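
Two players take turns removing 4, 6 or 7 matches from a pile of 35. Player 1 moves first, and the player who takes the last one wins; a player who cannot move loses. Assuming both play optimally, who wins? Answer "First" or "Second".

Mark each pile size as W (mover wins) or L (mover loses):
i:   0  1  2  3  4  5  6  7  8  9 10 11 12 13 14 15 16 17 18 19 20 21 22 23 24 25 26 27 28 29 30 31 32 33 34 35
     L  L  L  L  W  W  W  W  W  W  W  L  L  L  L  W  W  W  W  W  W  W  L  L  L  L  W  W  W  W  W  W  W  L  L  L
Position 35 is L, so the second player wins.

Second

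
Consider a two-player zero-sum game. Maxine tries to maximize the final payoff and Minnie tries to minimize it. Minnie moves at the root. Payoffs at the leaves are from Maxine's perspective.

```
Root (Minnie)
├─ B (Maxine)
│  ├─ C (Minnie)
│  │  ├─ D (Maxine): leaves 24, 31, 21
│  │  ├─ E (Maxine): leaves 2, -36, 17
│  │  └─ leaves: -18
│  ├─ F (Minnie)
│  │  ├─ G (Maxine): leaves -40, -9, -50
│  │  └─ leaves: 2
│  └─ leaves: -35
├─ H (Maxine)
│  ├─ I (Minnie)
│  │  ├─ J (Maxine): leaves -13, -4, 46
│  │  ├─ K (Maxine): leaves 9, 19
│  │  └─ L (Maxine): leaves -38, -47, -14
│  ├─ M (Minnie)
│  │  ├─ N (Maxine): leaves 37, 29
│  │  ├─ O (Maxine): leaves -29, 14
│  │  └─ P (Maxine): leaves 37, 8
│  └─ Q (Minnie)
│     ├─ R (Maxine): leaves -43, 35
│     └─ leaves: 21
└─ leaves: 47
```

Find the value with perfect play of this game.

D (Maxine): max(24, 31, 21) = 31
E (Maxine): max(2, -36, 17) = 17
C (Minnie): min(31, 17, -18) = -18
G (Maxine): max(-40, -9, -50) = -9
F (Minnie): min(-9, 2) = -9
B (Maxine): max(-18, -9, -35) = -9
J (Maxine): max(-13, -4, 46) = 46
K (Maxine): max(9, 19) = 19
L (Maxine): max(-38, -47, -14) = -14
I (Minnie): min(46, 19, -14) = -14
N (Maxine): max(37, 29) = 37
O (Maxine): max(-29, 14) = 14
P (Maxine): max(37, 8) = 37
M (Minnie): min(37, 14, 37) = 14
R (Maxine): max(-43, 35) = 35
Q (Minnie): min(35, 21) = 21
H (Maxine): max(-14, 14, 21) = 21
Root (Minnie): min(-9, 21, 47) = -9

-9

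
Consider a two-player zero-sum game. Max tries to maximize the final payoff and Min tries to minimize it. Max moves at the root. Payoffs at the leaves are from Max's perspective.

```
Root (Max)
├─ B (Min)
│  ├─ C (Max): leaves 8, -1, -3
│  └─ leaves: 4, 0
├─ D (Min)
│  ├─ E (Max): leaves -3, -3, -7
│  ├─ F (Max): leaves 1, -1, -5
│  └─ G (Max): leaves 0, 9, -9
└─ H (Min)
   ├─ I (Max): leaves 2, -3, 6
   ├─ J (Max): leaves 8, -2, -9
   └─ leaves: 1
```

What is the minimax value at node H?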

▬▬▬

#### Action item:
Identify each line of the material where the word "minimize" shows up, and copy it.

#### Exercise result:
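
Consider a two-player zero-sum game. Maxine tries to maximize the final payoff and Minnie tries to minimize it. Minnie moves at the root. Payoffs at the leaves are from Maxine's perspective.
Consider a two-player zero-sum game. Max tries to maximize the final payoff and Min tries to minimize it. Max moves at the root. Payoffs at the leaves are from Max's perspective.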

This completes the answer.